* _Exercise_:
Return every entry below without altering a word.

* _Data supplied_:
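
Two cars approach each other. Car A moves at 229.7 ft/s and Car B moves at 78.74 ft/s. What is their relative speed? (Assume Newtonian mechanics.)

v_rel = v_A + v_B = 229.7 + 78.74 = 308.44 ft/s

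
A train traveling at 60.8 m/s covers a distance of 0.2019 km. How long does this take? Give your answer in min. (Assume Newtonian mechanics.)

d = 0.2019 km × 1000.0 = 201.9 m
t = d / v = 201.9 / 60.8 = 3.32072 s
t = 3.32072 s / 60.0 = 0.05535 min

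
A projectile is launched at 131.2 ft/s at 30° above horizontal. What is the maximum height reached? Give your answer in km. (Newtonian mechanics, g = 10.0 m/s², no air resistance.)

v₀ = 131.2 ft/s × 0.3048 = 39.9898 m/s
H = v₀² × sin²(θ) / (2g) = 39.9898² × sin(30°)² / (2 × 10.0) = 1599.18 × 0.25 / 20.0 = 19.9898 m
H = 19.9898 m / 1000.0 = 0.01999 km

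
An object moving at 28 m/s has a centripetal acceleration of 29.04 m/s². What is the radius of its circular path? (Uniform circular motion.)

r = v²/a_c = 28²/29.04 = 27.0 m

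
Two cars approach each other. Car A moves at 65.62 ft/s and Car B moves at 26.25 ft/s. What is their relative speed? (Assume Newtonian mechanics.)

v_rel = v_A + v_B = 65.62 + 26.25 = 91.87 ft/s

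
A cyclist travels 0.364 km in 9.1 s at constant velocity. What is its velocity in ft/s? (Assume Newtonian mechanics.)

d = 0.364 km × 1000.0 = 364.0 m
v = d / t = 364.0 / 9.1 = 40.0 m/s
v = 40.0 m/s / 0.3048 = 131.2 ft/s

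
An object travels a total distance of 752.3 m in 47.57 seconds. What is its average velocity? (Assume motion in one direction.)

v_avg = Δd / Δt = 752.3 / 47.57 = 15.81 m/s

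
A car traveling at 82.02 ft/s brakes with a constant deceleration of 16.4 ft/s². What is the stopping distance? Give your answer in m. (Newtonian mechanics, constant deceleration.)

v₀ = 82.02 ft/s × 0.3048 = 24.9997 m/s
a = 16.4 ft/s² × 0.3048 = 4.99872 m/s²
d = v₀² / (2a) = 24.9997² / (2 × 4.99872) = 624.985 / 9.99744 = 62.51 m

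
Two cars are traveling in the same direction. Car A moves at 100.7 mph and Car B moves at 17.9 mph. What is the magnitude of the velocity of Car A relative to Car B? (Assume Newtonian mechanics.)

v_rel = |v_A - v_B| = |100.7 - 17.9| = 82.8 mph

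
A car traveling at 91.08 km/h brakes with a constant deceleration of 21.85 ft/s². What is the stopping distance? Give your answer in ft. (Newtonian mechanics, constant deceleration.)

v₀ = 91.08 km/h × 0.2777777777777778 = 25.3 m/s
a = 21.85 ft/s² × 0.3048 = 6.65988 m/s²
d = v₀² / (2a) = 25.3² / (2 × 6.65988) = 640.09 / 13.3198 = 48.0555 m
d = 48.0555 m / 0.3048 = 157.7 ft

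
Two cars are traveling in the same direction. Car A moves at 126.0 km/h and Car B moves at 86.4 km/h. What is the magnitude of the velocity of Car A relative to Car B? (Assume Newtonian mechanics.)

v_rel = |v_A - v_B| = |126.0 - 86.4| = 39.6 km/h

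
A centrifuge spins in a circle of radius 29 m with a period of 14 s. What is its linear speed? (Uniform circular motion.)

v = 2πr/T = 2π×29/14 = 13.02 m/s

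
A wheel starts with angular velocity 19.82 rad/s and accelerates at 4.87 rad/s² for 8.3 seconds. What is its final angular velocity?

ω = ω₀ + αt = 19.82 + 4.87 × 8.3 = 60.24 rad/s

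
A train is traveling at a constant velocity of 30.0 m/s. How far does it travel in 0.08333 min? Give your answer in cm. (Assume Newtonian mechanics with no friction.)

t = 0.08333 min × 60.0 = 4.9998 s
d = v × t = 30.0 × 4.9998 = 149.994 m
d = 149.994 m / 0.01 = 15000 cm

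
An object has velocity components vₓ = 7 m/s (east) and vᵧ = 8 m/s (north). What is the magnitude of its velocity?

|v| = √(vₓ² + vᵧ²) = √(7² + 8²) = √(113) = 10.63 m/s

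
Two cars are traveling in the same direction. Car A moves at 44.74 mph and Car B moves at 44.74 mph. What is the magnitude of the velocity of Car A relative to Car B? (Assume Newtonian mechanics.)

v_rel = |v_A - v_B| = |44.74 - 44.74| = 0.0 mph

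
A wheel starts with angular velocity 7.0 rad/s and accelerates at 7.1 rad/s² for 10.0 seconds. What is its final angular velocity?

ω = ω₀ + αt = 7.0 + 7.1 × 10.0 = 78.0 rad/s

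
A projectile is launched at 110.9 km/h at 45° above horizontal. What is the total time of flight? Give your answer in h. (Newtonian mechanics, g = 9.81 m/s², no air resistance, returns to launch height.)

v₀ = 110.9 km/h × 0.2777777777777778 = 30.8056 m/s
T = 2 × v₀ × sin(θ) / g = 2 × 30.8056 × sin(45°) / 9.81 = 2 × 30.8056 × 0.707107 / 9.81 = 4.44095 s
T = 4.44095 s / 3600.0 = 0.001234 h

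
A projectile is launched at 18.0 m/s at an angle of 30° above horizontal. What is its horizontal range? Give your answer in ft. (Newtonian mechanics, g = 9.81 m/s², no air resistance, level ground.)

R = v₀² × sin(2θ) / g = 18.0² × sin(2 × 30°) / 9.81 = 324.0 × 0.866025 / 9.81 = 28.6027 m
R = 28.6027 m / 0.3048 = 93.84 ft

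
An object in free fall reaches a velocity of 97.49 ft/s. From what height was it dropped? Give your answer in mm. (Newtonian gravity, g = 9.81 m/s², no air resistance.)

v = 97.49 ft/s × 0.3048 = 29.715 m/s
h = v² / (2g) = 29.715² / (2 × 9.81) = 45.0041 m
h = 45.0041 m / 0.001 = 45000 mm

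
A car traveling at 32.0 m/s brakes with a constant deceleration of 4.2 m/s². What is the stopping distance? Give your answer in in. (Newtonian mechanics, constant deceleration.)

d = v₀² / (2a) = 32.0² / (2 × 4.2) = 1024.0 / 8.4 = 121.905 m
d = 121.905 m / 0.0254 = 4799 in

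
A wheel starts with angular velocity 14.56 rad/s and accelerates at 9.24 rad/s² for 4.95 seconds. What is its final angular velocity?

ω = ω₀ + αt = 14.56 + 9.24 × 4.95 = 60.3 rad/s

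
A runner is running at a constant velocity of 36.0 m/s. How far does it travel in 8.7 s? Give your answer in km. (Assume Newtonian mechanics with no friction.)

d = v × t = 36.0 × 8.7 = 313.2 m
d = 313.2 m / 1000.0 = 0.3132 km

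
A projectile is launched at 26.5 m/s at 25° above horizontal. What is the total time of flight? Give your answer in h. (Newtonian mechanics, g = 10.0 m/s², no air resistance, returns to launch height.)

T = 2 × v₀ × sin(θ) / g = 2 × 26.5 × sin(25°) / 10.0 = 2 × 26.5 × 0.422618 / 10.0 = 2.23988 s
T = 2.23988 s / 3600.0 = 0.0006222 h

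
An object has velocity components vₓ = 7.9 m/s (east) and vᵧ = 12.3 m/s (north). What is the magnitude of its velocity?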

* _Solution to the exercise_:
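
Two cars approach each other. Car A moves at 229.7 ft/s and Car B moves at 78.74 ft/s. What is their relative speed? (Assume Newtonian mechanics.)

v_rel = v_A + v_B = 229.7 + 78.74 = 308.44 ft/s

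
A train traveling at 60.8 m/s covers a distance of 0.2019 km. How long does this take? Give your answer in min. (Assume Newtonian mechanics.)

d = 0.2019 km × 1000.0 = 201.9 m
t = d / v = 201.9 / 60.8 = 3.32072 s
t = 3.32072 s / 60.0 = 0.05535 min

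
A projectile is launched at 131.2 ft/s at 30° above horizontal. What is the maximum height reached? Give your answer in km. (Newtonian mechanics, g = 10.0 m/s², no air resistance.)

v₀ = 131.2 ft/s × 0.3048 = 39.9898 m/s
H = v₀² × sin²(θ) / (2g) = 39.9898² × sin(30°)² / (2 × 10.0) = 1599.18 × 0.25 / 20.0 = 19.9898 m
H = 19.9898 m / 1000.0 = 0.01999 km

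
An object moving at 28 m/s has a centripetal acceleration of 29.04 m/s². What is the radius of its circular path? (Uniform circular motion.)

r = v²/a_c = 28²/29.04 = 27.0 m

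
Two cars approach each other. Car A moves at 65.62 ft/s and Car B moves at 26.25 ft/s. What is their relative speed? (Assume Newtonian mechanics.)

v_rel = v_A + v_B = 65.62 + 26.25 = 91.87 ft/s

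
A cyclist travels 0.364 km in 9.1 s at constant velocity. What is its velocity in ft/s? (Assume Newtonian mechanics.)

d = 0.364 km × 1000.0 = 364.0 m
v = d / t = 364.0 / 9.1 = 40.0 m/s
v = 40.0 m/s / 0.3048 = 131.2 ft/s

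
An object travels a total distance of 752.3 m in 47.57 seconds. What is its average velocity? (Assume motion in one direction.)

v_avg = Δd / Δt = 752.3 / 47.57 = 15.81 m/s

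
A car traveling at 82.02 ft/s brakes with a constant deceleration of 16.4 ft/s². What is the stopping distance? Give your answer in m. (Newtonian mechanics, constant deceleration.)

v₀ = 82.02 ft/s × 0.3048 = 24.9997 m/s
a = 16.4 ft/s² × 0.3048 = 4.99872 m/s²
d = v₀² / (2a) = 24.9997² / (2 × 4.99872) = 624.985 / 9.99744 = 62.51 m

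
Two cars are traveling in the same direction. Car A moves at 100.7 mph and Car B moves at 17.9 mph. What is the magnitude of the velocity of Car A relative to Car B? (Assume Newtonian mechanics.)

v_rel = |v_A - v_B| = |100.7 - 17.9| = 82.8 mph

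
A car traveling at 91.08 km/h brakes with a constant deceleration of 21.85 ft/s². What is the stopping distance? Give your answer in ft. (Newtonian mechanics, constant deceleration.)

v₀ = 91.08 km/h × 0.2777777777777778 = 25.3 m/s
a = 21.85 ft/s² × 0.3048 = 6.65988 m/s²
d = v₀² / (2a) = 25.3² / (2 × 6.65988) = 640.09 / 13.3198 = 48.0555 m
d = 48.0555 m / 0.3048 = 157.7 ft

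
Two cars are traveling in the same direction. Car A moves at 126.0 km/h and Car B moves at 86.4 km/h. What is the magnitude of the velocity of Car A relative to Car B? (Assume Newtonian mechanics.)

v_rel = |v_A - v_B| = |126.0 - 86.4| = 39.6 km/h

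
A centrifuge spins in a circle of radius 29 m with a period of 14 s. What is its linear speed? (Uniform circular motion.)

v = 2πr/T = 2π×29/14 = 13.02 m/s

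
A wheel starts with angular velocity 19.82 rad/s and accelerates at 4.87 rad/s² for 8.3 seconds. What is its final angular velocity?

ω = ω₀ + αt = 19.82 + 4.87 × 8.3 = 60.24 rad/s

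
A train is traveling at a constant velocity of 30.0 m/s. How far does it travel in 0.08333 min? Give your answer in cm. (Assume Newtonian mechanics with no friction.)

t = 0.08333 min × 60.0 = 4.9998 s
d = v × t = 30.0 × 4.9998 = 149.994 m
d = 149.994 m / 0.01 = 15000 cm

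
An object has velocity components vₓ = 7 m/s (east) and vᵧ = 8 m/s (north). What is the magnitude of its velocity?

|v| = √(vₓ² + vᵧ²) = √(7² + 8²) = √(113) = 10.63 m/s

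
Two cars are traveling in the same direction. Car A moves at 44.74 mph and Car B moves at 44.74 mph. What is the magnitude of the velocity of Car A relative to Car B? (Assume Newtonian mechanics.)

v_rel = |v_A - v_B| = |44.74 - 44.74| = 0.0 mph

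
A wheel starts with angular velocity 7.0 rad/s and accelerates at 7.1 rad/s² for 10.0 seconds. What is its final angular velocity?

ω = ω₀ + αt = 7.0 + 7.1 × 10.0 = 78.0 rad/s

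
A projectile is launched at 110.9 km/h at 45° above horizontal. What is the total time of flight? Give your answer in h. (Newtonian mechanics, g = 9.81 m/s², no air resistance, returns to launch height.)

v₀ = 110.9 km/h × 0.2777777777777778 = 30.8056 m/s
T = 2 × v₀ × sin(θ) / g = 2 × 30.8056 × sin(45°) / 9.81 = 2 × 30.8056 × 0.707107 / 9.81 = 4.44095 s
T = 4.44095 s / 3600.0 = 0.001234 h

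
A projectile is launched at 18.0 m/s at an angle of 30° above horizontal. What is its horizontal range? Give your answer in ft. (Newtonian mechanics, g = 9.81 m/s², no air resistance, level ground.)

R = v₀² × sin(2θ) / g = 18.0² × sin(2 × 30°) / 9.81 = 324.0 × 0.866025 / 9.81 = 28.6027 m
R = 28.6027 m / 0.3048 = 93.84 ft

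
An object in free fall reaches a velocity of 97.49 ft/s. From what height was it dropped? Give your answer in mm. (Newtonian gravity, g = 9.81 m/s², no air resistance.)

v = 97.49 ft/s × 0.3048 = 29.715 m/s
h = v² / (2g) = 29.715² / (2 × 9.81) = 45.0041 m
h = 45.0041 m / 0.001 = 45000 mm

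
A car traveling at 32.0 m/s brakes with a constant deceleration of 4.2 m/s². What is the stopping distance? Give your answer in in. (Newtonian mechanics, constant deceleration.)

d = v₀² / (2a) = 32.0² / (2 × 4.2) = 1024.0 / 8.4 = 121.905 m
d = 121.905 m / 0.0254 = 4799 in

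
A wheel starts with angular velocity 14.56 rad/s and accelerates at 9.24 rad/s² for 4.95 seconds. What is its final angular velocity?

ω = ω₀ + αt = 14.56 + 9.24 × 4.95 = 60.3 rad/s

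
A runner is running at a constant velocity of 36.0 m/s. How far does it travel in 8.7 s? Give your answer in km. (Assume Newtonian mechanics with no friction.)

d = v × t = 36.0 × 8.7 = 313.2 m
d = 313.2 m / 1000.0 = 0.3132 km

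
A projectile is launched at 26.5 m/s at 25° above horizontal. What is the total time of flight? Give your answer in h. (Newtonian mechanics, g = 10.0 m/s², no air resistance, returns to launch height.)

T = 2 × v₀ × sin(θ) / g = 2 × 26.5 × sin(25°) / 10.0 = 2 × 26.5 × 0.422618 / 10.0 = 2.23988 s
T = 2.23988 s / 3600.0 = 0.0006222 h

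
An object has velocity components vₓ = 7.9 m/s (east) and vᵧ = 12.3 m/s (north). What is the magnitude of its velocity?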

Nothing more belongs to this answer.